* **Brief**: The lines from the start of the records below through the line containing "Paula Olsen | Northgate Realty LP | 25%" are to be copied exactly, both ends included, with nothing added.

-- Data to process follows --

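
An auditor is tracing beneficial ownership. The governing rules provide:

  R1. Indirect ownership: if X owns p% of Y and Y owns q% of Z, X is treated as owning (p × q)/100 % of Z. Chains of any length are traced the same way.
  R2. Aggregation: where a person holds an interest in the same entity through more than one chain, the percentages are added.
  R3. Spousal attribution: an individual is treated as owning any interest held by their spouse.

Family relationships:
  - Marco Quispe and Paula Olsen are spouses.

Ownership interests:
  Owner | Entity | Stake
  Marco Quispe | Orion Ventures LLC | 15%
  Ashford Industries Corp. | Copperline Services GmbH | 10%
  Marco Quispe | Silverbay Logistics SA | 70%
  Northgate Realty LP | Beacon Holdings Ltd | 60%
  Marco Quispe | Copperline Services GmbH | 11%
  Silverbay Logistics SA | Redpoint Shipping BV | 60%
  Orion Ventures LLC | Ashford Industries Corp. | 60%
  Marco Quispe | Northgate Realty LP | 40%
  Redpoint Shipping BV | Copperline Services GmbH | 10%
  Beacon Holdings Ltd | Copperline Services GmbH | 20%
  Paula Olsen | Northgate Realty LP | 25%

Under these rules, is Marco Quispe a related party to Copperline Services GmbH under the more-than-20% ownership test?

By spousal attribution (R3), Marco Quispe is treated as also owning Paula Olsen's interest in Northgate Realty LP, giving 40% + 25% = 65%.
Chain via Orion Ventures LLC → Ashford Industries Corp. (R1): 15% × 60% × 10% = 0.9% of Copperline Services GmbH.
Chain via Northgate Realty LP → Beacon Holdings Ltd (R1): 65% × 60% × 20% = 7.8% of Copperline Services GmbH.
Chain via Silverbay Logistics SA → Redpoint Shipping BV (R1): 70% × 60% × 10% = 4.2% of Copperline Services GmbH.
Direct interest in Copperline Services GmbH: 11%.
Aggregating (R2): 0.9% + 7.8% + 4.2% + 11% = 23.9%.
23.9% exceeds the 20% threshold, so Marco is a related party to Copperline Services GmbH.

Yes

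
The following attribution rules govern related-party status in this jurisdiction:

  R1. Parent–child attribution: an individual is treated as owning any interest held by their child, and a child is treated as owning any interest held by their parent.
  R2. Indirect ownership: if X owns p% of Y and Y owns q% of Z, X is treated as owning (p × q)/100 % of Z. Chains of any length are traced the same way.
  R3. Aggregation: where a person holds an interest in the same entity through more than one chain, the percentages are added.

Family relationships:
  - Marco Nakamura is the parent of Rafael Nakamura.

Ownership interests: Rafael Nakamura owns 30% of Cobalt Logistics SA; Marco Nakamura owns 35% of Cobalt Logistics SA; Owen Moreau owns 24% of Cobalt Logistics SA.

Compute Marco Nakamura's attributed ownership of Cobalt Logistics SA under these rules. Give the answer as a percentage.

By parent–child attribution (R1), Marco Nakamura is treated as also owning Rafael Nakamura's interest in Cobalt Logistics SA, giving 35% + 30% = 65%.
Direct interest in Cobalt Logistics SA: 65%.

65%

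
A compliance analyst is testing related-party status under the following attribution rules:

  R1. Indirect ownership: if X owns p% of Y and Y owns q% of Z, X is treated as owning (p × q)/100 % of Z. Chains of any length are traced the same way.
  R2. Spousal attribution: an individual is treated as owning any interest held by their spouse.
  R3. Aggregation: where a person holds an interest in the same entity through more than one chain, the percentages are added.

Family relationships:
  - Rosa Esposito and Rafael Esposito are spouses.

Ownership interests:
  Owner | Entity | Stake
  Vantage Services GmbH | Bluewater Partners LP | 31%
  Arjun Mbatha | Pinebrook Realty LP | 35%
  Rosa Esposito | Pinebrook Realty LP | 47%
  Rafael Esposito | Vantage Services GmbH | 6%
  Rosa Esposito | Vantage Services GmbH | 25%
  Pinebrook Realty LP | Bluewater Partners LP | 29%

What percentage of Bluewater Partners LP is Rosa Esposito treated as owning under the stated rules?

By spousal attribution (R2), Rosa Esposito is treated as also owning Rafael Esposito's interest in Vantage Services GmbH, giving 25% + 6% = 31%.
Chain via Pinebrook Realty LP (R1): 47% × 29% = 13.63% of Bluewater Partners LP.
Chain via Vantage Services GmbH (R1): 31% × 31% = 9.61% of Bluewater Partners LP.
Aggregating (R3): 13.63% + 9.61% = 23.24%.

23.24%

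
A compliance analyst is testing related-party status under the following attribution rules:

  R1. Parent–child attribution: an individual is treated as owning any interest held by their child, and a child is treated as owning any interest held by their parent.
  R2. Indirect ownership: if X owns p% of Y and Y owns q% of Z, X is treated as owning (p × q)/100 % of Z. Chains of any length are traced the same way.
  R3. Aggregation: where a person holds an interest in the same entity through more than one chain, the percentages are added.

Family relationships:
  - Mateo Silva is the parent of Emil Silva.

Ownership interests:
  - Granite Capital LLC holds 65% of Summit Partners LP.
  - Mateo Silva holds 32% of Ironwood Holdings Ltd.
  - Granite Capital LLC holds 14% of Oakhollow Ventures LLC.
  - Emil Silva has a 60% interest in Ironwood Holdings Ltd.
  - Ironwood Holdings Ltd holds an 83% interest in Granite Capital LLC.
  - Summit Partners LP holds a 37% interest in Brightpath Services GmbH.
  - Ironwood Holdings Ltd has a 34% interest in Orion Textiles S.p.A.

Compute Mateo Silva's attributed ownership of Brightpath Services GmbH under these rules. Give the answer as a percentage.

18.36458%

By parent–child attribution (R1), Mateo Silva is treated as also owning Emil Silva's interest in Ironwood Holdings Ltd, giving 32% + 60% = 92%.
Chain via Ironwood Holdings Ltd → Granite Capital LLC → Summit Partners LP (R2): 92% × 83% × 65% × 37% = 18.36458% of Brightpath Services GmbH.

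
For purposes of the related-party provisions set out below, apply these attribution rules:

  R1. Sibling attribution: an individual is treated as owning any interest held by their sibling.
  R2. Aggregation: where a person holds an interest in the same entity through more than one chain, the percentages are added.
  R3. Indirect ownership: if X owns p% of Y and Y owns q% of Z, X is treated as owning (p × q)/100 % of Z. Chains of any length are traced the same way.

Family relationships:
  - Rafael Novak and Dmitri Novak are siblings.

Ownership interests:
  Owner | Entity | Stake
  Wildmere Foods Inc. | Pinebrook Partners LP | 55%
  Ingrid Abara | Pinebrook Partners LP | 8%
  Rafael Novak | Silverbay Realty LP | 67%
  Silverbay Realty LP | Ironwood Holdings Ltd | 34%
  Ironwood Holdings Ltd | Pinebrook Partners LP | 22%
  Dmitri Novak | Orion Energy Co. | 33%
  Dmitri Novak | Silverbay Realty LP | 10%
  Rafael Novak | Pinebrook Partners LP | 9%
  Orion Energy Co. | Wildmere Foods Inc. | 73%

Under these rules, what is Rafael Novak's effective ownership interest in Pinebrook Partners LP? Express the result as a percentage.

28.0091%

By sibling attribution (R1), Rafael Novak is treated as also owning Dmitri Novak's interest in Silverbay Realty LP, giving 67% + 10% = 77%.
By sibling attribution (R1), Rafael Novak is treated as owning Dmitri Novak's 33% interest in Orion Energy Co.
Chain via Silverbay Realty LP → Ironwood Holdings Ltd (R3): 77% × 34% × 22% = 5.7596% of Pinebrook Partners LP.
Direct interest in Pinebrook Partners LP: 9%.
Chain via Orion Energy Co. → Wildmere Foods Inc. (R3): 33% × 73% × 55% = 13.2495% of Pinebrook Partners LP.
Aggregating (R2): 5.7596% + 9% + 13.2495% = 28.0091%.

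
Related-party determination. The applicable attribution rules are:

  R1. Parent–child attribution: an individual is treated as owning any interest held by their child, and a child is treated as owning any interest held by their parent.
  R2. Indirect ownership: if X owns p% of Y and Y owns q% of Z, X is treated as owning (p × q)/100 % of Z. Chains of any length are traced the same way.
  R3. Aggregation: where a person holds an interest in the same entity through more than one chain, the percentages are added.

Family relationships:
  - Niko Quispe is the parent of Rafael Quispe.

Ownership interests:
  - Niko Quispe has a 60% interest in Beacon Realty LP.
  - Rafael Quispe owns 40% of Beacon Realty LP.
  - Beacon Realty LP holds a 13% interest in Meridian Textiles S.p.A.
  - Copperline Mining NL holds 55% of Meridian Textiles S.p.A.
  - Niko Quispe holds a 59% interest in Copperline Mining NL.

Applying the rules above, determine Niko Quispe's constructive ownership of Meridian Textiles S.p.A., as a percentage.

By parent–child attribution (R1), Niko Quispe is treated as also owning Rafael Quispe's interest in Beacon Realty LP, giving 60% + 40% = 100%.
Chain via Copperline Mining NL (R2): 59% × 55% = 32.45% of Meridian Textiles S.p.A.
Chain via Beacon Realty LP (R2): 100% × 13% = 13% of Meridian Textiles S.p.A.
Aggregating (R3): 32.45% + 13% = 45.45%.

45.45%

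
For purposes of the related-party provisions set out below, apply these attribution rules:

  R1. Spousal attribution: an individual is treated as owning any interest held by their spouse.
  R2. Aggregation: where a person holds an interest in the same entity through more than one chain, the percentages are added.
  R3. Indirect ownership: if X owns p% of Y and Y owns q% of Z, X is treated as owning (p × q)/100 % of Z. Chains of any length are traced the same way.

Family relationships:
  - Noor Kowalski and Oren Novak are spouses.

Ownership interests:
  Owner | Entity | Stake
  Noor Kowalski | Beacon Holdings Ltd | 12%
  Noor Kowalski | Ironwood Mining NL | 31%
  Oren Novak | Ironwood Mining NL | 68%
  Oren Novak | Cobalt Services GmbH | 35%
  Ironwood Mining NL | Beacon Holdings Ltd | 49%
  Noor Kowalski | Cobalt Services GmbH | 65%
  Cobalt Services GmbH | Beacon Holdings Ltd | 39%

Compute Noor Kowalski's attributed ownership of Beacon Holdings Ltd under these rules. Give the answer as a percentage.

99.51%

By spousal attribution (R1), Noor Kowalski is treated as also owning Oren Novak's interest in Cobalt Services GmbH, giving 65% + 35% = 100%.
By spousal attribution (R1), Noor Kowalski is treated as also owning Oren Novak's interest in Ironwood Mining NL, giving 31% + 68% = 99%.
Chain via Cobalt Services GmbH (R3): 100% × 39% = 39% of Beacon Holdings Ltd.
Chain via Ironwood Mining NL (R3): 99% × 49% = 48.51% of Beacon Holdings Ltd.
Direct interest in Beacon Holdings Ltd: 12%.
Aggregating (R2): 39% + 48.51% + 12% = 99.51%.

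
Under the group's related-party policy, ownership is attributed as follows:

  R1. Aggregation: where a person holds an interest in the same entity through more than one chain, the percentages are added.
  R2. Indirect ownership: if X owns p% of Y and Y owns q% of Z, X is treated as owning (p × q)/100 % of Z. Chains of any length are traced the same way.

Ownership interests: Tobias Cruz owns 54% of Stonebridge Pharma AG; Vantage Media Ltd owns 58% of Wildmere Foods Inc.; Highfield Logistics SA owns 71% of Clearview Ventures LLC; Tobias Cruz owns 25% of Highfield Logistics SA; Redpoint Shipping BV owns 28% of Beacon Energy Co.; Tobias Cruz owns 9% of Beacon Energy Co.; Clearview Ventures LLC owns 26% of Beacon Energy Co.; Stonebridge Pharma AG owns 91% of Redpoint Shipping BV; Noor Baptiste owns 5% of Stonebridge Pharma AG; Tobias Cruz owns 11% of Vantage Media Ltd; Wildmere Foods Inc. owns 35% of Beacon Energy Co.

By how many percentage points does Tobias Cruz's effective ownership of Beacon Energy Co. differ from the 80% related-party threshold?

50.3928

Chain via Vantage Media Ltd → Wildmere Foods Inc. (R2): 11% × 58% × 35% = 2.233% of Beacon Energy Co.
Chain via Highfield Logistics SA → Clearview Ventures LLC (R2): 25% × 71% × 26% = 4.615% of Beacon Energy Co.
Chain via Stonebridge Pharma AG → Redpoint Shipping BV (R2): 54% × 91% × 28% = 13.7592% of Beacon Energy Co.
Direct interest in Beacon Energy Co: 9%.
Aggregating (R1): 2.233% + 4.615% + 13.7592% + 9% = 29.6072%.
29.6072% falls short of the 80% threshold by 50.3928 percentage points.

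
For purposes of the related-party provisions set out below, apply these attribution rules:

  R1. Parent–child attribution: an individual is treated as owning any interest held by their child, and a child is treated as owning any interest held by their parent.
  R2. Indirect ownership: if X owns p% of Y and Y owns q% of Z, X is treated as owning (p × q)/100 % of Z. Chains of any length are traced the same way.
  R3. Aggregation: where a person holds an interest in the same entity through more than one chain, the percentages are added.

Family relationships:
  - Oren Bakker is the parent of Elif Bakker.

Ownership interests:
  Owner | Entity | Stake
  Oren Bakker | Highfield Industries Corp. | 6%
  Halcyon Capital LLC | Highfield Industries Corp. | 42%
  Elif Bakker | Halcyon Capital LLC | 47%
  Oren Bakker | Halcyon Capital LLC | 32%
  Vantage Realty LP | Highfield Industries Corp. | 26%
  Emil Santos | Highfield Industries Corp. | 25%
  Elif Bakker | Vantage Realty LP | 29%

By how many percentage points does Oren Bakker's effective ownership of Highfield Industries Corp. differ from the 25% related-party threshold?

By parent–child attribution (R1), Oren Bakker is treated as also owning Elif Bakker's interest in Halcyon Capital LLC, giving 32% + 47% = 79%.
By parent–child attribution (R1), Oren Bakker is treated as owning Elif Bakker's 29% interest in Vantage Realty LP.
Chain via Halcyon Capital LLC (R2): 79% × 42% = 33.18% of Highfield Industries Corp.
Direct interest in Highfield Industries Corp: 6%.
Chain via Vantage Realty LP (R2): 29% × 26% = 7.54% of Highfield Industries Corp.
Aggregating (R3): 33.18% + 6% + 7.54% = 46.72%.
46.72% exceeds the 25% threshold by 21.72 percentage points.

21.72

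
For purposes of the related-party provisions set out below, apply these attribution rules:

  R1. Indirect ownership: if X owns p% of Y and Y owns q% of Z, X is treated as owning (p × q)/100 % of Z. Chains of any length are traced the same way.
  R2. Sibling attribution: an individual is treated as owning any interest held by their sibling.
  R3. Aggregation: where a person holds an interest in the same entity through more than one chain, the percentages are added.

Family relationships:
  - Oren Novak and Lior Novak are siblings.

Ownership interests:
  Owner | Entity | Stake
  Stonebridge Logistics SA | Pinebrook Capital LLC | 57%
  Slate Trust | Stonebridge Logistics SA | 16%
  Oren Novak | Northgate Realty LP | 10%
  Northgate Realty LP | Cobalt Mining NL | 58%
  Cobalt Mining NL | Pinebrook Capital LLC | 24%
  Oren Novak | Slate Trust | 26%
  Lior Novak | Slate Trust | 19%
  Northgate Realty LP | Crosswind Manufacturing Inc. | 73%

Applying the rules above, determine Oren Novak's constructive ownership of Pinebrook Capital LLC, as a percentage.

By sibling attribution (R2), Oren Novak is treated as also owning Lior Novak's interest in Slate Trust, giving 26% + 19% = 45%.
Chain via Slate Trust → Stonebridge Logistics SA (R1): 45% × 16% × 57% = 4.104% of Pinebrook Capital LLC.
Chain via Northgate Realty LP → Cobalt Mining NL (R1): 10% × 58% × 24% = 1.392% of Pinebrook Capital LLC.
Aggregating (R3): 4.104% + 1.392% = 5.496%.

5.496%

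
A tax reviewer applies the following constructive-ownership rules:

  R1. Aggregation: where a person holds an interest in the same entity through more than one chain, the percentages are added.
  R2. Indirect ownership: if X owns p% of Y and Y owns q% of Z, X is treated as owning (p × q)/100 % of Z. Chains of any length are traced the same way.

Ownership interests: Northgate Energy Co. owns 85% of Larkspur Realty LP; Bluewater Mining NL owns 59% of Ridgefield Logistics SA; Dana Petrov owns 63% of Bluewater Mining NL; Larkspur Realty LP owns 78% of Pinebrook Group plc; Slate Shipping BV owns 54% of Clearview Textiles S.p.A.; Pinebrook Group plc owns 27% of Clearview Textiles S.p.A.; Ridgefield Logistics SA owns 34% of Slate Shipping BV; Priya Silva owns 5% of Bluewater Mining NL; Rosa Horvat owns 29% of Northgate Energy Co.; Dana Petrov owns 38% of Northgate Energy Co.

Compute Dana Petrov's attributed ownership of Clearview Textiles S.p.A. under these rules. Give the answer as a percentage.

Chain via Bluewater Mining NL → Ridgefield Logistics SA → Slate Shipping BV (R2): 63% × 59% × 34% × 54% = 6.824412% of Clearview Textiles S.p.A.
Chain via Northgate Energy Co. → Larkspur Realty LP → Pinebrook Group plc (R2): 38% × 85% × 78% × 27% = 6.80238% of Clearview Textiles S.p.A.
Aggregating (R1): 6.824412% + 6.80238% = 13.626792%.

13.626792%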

-- Data to process concluded --

* **Task answer**:
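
An auditor is tracing beneficial ownership. The governing rules provide:

  R1. Indirect ownership: if X owns p% of Y and Y owns q% of Z, X is treated as owning (p × q)/100 % of Z. Chains of any length are traced the same way.
  R2. Aggregation: where a person holds an interest in the same entity through more than one chain, the percentages are added.
  R3. Spousal attribution: an individual is treated as owning any interest held by their spouse.

Family relationships:
  - Marco Quispe and Paula Olsen are spouses.

Ownership interests:
  Owner | Entity | Stake
  Marco Quispe | Orion Ventures LLC | 15%
  Ashford Industries Corp. | Copperline Services GmbH | 10%
  Marco Quispe | Silverbay Logistics SA | 70%
  Northgate Realty LP | Beacon Holdings Ltd | 60%
  Marco Quispe | Copperline Services GmbH | 11%
  Silverbay Logistics SA | Redpoint Shipping BV | 60%
  Orion Ventures LLC | Ashford Industries Corp. | 60%
  Marco Quispe | Northgate Realty LP | 40%
  Redpoint Shipping BV | Copperline Services GmbH | 10%
  Beacon Holdings Ltd | Copperline Services GmbH | 20%
  Paula Olsen | Northgate Realty LP | 25%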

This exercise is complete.